**Exercise prompt:**
Go through the records below line by line. Count the lines with "normal" and give the count alone.

**Supplied data:**

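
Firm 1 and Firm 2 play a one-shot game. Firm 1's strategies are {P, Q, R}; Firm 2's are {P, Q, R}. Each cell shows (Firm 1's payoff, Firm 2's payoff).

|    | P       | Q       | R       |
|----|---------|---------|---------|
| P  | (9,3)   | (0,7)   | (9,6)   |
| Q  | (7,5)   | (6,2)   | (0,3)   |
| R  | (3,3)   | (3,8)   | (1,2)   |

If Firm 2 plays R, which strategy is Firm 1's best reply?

P

With Firm 2 fixed at R, Firm 1's payoffs are: P → 9, Q → 0, R → 1.
The maximum is 9, achieved by P.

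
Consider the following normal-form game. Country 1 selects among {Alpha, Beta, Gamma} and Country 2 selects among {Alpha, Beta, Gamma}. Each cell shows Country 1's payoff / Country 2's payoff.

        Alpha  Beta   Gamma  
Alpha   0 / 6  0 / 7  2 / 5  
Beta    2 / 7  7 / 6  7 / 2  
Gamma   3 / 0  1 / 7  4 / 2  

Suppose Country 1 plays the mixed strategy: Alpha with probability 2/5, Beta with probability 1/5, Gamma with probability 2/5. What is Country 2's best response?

Compute Country 2's expected payoff from each pure strategy against the given mix.
Alpha: (2/5)·6 + (1/5)·7 + (2/5)·0 = 19/5
Beta: (2/5)·7 + (1/5)·6 + (2/5)·7 = 34/5
Gamma: (2/5)·5 + (1/5)·2 + (2/5)·2 = 16/5
Highest expected payoff is 34/5, from Beta.

Beta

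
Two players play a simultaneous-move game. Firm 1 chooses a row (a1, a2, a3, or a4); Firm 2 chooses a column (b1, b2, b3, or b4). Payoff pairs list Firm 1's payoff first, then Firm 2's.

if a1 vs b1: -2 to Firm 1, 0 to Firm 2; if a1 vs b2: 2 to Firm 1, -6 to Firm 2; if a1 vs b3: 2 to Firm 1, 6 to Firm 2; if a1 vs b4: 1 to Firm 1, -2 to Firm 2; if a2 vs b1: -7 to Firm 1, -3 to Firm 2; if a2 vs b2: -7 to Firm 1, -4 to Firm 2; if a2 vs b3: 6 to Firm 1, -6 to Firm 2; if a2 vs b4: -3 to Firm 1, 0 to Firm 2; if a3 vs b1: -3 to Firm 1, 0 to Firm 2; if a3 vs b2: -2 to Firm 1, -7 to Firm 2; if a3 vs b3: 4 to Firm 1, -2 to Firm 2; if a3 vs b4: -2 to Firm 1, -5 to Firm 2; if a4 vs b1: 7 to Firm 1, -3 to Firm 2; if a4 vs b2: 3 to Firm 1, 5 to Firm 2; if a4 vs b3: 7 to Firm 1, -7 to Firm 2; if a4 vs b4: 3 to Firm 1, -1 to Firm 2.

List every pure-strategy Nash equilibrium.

(a4, b2)

A profile is a Nash equilibrium when each player is best-responding to the other.
Firm 1's best responses — vs b1: a4 (payoff 7); vs b2: a4 (payoff 3); vs b3: a4 (payoff 7); vs b4: a4 (payoff 3).
Firm 2's best responses — vs a1: b3 (payoff 6); vs a2: b4 (payoff 0); vs a3: b1 (payoff 0); vs a4: b2 (payoff 5).
The only mutual best response is (a4, b2); neither player gains by switching there.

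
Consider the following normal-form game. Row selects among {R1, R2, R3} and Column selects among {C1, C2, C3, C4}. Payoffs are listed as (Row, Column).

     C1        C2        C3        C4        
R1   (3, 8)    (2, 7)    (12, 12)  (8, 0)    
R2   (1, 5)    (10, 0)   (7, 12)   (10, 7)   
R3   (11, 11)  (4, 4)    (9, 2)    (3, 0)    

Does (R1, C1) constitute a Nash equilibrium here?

Holding Column at C1: Row gets 3 from R1 but could get 11 by switching to R3. Row has a profitable deviation.

No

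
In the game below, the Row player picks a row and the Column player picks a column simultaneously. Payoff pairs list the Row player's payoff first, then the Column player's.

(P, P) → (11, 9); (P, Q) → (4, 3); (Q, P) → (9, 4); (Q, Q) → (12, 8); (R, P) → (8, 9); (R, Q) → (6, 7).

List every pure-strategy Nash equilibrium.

Check mutual best responses: a cell is a NE iff neither player can gain by unilaterally deviating.
The Row player's best responses — vs P: P (payoff 11); vs Q: Q (payoff 12).
The Column player's best responses — vs P: P (payoff 9); vs Q: Q (payoff 8); vs R: P (payoff 9).
Mutual best responses occur at (P, P) and (Q, Q); at each, neither player gains by switching.

(P, P) and (Q, Q)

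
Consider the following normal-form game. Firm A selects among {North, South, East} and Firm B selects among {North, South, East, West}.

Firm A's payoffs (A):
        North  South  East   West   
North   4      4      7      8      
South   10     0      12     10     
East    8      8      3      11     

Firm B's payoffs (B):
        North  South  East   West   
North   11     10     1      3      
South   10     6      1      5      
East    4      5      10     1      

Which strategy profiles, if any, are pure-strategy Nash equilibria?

(South, North)

Check mutual best responses: a cell is a NE iff neither player can gain by unilaterally deviating.
Firm A's best responses — vs North: South (payoff 10); vs South: East (payoff 8); vs East: South (payoff 12); vs West: East (payoff 11).
Firm B's best responses — vs North: North (payoff 11); vs South: North (payoff 10); vs East: East (payoff 10).
The only mutual best response is (South, North); neither player gains by switching there.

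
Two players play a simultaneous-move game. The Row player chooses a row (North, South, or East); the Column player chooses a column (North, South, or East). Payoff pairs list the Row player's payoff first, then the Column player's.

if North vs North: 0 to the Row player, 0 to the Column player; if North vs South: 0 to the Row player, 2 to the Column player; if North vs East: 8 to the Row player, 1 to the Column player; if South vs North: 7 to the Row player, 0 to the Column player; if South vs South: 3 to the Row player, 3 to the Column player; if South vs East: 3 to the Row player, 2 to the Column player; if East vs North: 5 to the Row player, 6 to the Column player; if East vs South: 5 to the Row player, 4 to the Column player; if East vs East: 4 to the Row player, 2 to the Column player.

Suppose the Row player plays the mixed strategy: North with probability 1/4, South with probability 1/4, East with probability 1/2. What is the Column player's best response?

The Column player's best reply maximizes expected payoff against the mix.
North: (1/4)·0 + (1/4)·0 + (1/2)·6 = 3
South: (1/4)·2 + (1/4)·3 + (1/2)·4 = 13/4
East: (1/4)·1 + (1/4)·2 + (1/2)·2 = 7/4
Highest expected payoff is 13/4, from South.

South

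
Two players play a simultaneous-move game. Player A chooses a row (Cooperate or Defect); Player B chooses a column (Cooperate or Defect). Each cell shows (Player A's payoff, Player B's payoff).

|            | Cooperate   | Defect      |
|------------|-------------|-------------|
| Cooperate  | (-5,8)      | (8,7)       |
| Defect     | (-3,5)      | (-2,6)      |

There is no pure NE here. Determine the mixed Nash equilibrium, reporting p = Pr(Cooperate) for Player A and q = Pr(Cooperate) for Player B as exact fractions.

In a mixed NE each player is indifferent between their pure strategies, so the opponent's mix sets the indifference.
Player B indifferent between Cooperate and Defect: p·8 + (1−p)·5 = p·7 + (1−p)·6 ⟹ 5 + 3p = 6 + 1p ⟹ p = 1/2.
Player A indifferent between Cooperate and Defect: q·(-5) + (1−q)·8 = q·(-3) + (1−q)·(-2) ⟹ 8 + (-13)q = (-2) + (-1)q ⟹ q = 5/6.

p = 1/2, q = 5/6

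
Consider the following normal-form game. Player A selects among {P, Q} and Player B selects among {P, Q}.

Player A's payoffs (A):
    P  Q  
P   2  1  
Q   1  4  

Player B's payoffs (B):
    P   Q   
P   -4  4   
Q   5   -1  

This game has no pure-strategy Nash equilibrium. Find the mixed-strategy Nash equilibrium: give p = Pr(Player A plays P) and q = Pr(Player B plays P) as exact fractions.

Each player's mixing probability is pinned down by making the *other* player indifferent.
Player B indifferent between P and Q: p·(-4) + (1−p)·5 = p·4 + (1−p)·(-1) ⟹ 5 + (-9)p = (-1) + 5p ⟹ p = 3/7.
Player A indifferent between P and Q: q·2 + (1−q)·1 = q·1 + (1−q)·4 ⟹ 1 + 1q = 4 + (-3)q ⟹ q = 3/4.

p = 3/7, q = 3/4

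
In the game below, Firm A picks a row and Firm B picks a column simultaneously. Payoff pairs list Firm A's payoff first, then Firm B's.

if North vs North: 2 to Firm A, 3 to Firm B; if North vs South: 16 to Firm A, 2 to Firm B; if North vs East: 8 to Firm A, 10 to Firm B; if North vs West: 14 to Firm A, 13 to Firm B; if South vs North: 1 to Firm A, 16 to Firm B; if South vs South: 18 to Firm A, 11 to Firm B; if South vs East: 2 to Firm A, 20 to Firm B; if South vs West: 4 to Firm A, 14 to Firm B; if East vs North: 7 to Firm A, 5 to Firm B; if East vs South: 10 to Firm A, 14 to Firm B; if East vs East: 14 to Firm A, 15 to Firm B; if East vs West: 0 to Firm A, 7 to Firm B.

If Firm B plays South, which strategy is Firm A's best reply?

With Firm B fixed at South, Firm A's payoffs are: North → 16, South → 18, East → 10.
The maximum is 18, achieved by South.

South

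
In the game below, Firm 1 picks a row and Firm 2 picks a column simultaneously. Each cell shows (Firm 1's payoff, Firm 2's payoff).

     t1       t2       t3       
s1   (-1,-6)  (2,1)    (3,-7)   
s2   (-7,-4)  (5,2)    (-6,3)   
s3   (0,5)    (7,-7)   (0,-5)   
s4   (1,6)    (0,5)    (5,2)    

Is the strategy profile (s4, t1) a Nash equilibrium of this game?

Holding Firm 2 at t1: Firm 1 gets 1 from s4, versus -1 from s1, -7 from s2, 0 from s3. No profitable deviation for Firm 1.
Holding Firm 1 at s4: Firm 2 gets 6 from t1, versus 5 from t2, 2 from t3. No profitable deviation for Firm 2 either.

Yes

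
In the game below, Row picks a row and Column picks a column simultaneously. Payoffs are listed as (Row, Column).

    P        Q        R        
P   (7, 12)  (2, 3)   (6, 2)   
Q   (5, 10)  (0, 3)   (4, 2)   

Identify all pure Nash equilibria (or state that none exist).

(P, P)

A profile is a Nash equilibrium when each player is best-responding to the other.
Row's best responses — vs P: P (payoff 7); vs Q: P (payoff 2); vs R: P (payoff 6).
Column's best responses — vs P: P (payoff 12); vs Q: P (payoff 10).
The only mutual best response is (P, P); neither player gains by switching there.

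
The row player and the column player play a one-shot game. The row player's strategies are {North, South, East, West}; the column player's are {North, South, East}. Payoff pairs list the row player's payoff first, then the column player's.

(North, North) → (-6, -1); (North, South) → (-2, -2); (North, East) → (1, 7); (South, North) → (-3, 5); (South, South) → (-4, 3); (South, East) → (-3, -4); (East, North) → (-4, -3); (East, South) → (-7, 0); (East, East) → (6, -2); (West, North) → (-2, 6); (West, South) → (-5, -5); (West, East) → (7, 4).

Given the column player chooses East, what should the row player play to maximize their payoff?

West

With the column player fixed at East, the row player's payoffs are: North → 1, South → -3, East → 6, West → 7.
The maximum is 7, achieved by West.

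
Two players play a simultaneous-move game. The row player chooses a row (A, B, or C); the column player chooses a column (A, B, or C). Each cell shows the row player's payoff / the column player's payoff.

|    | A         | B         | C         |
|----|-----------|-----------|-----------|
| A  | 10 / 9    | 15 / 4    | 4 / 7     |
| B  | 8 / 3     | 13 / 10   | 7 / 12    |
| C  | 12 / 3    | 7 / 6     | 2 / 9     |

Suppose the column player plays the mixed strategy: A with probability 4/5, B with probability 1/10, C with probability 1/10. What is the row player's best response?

C

Compute the row player's expected payoff from each pure strategy against the given mix.
A: (4/5)·10 + (1/10)·15 + (1/10)·4 = 99/10
B: (4/5)·8 + (1/10)·13 + (1/10)·7 = 42/5
C: (4/5)·12 + (1/10)·7 + (1/10)·2 = 21/2
Highest expected payoff is 21/2, from C.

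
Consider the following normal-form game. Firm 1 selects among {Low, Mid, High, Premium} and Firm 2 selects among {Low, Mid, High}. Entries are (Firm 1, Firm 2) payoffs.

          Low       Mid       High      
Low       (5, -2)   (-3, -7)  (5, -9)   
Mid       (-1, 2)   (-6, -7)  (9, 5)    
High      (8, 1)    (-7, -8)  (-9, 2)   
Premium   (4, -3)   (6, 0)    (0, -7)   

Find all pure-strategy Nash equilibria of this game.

A profile is a Nash equilibrium when each player is best-responding to the other.
Firm 1's best responses — vs Low: High (payoff 8); vs Mid: Premium (payoff 6); vs High: Mid (payoff 9).
Firm 2's best responses — vs Low: Low (payoff -2); vs Mid: High (payoff 5); vs High: High (payoff 2); vs Premium: Mid (payoff 0).
Mutual best responses occur at (Mid, High) and (Premium, Mid); at each, neither player gains by switching.

(Mid, High) and (Premium, Mid)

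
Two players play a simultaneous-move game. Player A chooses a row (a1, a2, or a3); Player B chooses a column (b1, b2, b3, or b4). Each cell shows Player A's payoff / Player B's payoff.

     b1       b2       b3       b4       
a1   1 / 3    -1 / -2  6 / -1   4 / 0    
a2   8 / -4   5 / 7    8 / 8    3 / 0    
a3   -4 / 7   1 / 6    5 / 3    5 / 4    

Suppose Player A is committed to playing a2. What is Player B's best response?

b3

With Player A fixed at a2, Player B's payoffs are: b1 → -4, b2 → 7, b3 → 8, b4 → 0.
The maximum is 8, achieved by b3.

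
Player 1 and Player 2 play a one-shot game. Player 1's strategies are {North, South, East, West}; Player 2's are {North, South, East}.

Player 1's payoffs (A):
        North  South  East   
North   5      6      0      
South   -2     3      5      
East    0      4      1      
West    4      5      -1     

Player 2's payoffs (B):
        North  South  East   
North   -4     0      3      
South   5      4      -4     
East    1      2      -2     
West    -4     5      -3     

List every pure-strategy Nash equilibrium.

Find each player's best response to every opponent strategy; NE are the intersections.
Player 1's best responses — vs North: North (payoff 5); vs South: North (payoff 6); vs East: South (payoff 5).
Player 2's best responses — vs North: East (payoff 3); vs South: North (payoff 5); vs East: South (payoff 2); vs West: South (payoff 5).
No cell has both players best-responding. For instance, Player 1's best reply to East is South, but against South Player 2 prefers North over East.

No pure-strategy Nash equilibrium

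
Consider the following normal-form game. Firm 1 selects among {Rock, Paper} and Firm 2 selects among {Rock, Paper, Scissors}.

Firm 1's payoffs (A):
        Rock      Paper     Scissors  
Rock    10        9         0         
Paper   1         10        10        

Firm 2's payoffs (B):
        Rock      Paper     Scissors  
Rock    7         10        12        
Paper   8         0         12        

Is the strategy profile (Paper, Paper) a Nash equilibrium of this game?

Holding Firm 2 at Paper: Firm 1 gets 10 from Paper, versus 9 from Rock. No profitable deviation for Firm 1.
Holding Firm 1 at Paper: Firm 2 gets 0 from Paper but could get 12 by switching to Scissors. Firm 2 has a profitable deviation.

No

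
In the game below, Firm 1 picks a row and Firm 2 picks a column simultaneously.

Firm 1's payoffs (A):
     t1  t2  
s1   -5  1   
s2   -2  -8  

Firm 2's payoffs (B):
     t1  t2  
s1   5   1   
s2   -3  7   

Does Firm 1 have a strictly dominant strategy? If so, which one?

A strategy is strictly dominant if it gives Firm 1 a strictly higher payoff than every other strategy, against every choice by the opponent.
s1 is not dominant: against t1, s2 gives -2 > -5.
s2 is not dominant: against t2, s1 gives 1 > -8.
No single strategy is best against every opponent action.

No strictly dominant strategy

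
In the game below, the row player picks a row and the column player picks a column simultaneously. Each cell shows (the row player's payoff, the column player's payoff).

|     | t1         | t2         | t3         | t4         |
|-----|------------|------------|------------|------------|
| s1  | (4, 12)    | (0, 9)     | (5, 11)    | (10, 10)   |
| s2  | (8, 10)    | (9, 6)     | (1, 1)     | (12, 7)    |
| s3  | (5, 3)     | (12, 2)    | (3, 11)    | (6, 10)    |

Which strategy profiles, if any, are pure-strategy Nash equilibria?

(s2, t1)

Check mutual best responses: a cell is a NE iff neither player can gain by unilaterally deviating.
The row player's best responses — vs t1: s2 (payoff 8); vs t2: s3 (payoff 12); vs t3: s1 (payoff 5); vs t4: s2 (payoff 12).
The column player's best responses — vs s1: t1 (payoff 12); vs s2: t1 (payoff 10); vs s3: t3 (payoff 11).
The only mutual best response is (s2, t1); neither player gains by switching there.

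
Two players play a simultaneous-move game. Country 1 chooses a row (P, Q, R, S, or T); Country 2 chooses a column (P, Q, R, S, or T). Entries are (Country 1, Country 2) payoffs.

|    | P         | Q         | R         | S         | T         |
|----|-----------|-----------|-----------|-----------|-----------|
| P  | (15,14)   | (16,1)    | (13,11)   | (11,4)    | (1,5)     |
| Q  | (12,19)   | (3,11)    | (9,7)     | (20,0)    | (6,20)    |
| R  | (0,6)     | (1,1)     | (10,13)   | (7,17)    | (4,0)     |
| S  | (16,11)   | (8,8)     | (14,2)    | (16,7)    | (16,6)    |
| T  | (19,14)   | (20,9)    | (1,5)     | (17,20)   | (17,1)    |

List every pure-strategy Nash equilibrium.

Find each player's best response to every opponent strategy; NE are the intersections.
Country 1's best responses — vs P: T (payoff 19); vs Q: T (payoff 20); vs R: S (payoff 14); vs S: Q (payoff 20); vs T: T (payoff 17).
Country 2's best responses — vs P: P (payoff 14); vs Q: T (payoff 20); vs R: S (payoff 17); vs S: P (payoff 11); vs T: S (payoff 20).
No cell has both players best-responding. For instance, Country 1's best reply to R is S, but against S Country 2 prefers P over R.

None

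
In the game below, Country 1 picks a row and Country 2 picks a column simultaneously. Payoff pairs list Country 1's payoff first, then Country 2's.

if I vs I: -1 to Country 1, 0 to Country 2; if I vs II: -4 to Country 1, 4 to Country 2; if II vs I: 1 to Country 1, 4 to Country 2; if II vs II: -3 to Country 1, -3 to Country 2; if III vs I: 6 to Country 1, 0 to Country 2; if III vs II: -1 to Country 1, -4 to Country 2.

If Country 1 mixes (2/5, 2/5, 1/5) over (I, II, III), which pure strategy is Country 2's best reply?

Country 2's best reply maximizes expected payoff against the mix.
I: (2/5)·0 + (2/5)·4 + (1/5)·0 = 8/5
II: (2/5)·4 + (2/5)·(-3) + (1/5)·(-4) = -2/5
Highest expected payoff is 8/5, from I.

I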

**Exercise output:**
6